Dataset entries
.....
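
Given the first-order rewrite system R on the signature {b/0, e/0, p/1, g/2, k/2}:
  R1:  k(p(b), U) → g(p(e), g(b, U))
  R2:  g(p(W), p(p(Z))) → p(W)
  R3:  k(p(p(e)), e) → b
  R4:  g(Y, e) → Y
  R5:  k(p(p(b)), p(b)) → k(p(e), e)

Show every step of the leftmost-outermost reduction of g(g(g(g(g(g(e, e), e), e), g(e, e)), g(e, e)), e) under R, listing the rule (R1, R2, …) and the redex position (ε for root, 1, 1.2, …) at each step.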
.....
_What to produce_. The answer must restate all of the entries exactly.

_Response_.
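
Given the first-order rewrite system R on the signature {b/0, e/0, p/1, g/2, k/2}:
  R1:  k(p(b), U) → g(p(e), g(b, U))
  R2:  g(p(W), p(p(Z))) → p(W)
  R3:  k(p(p(e)), e) → b
  R4:  g(Y, e) → Y
  R5:  k(p(p(b)), p(b)) → k(p(e), e)

Show every step of the leftmost-outermost reduction of g(g(g(g(g(g(e, e), e), e), g(e, e)), g(e, e)), e) under R, listing the rule (R1, R2, …) and the redex position (ε for root, 1, 1.2, …) at each step.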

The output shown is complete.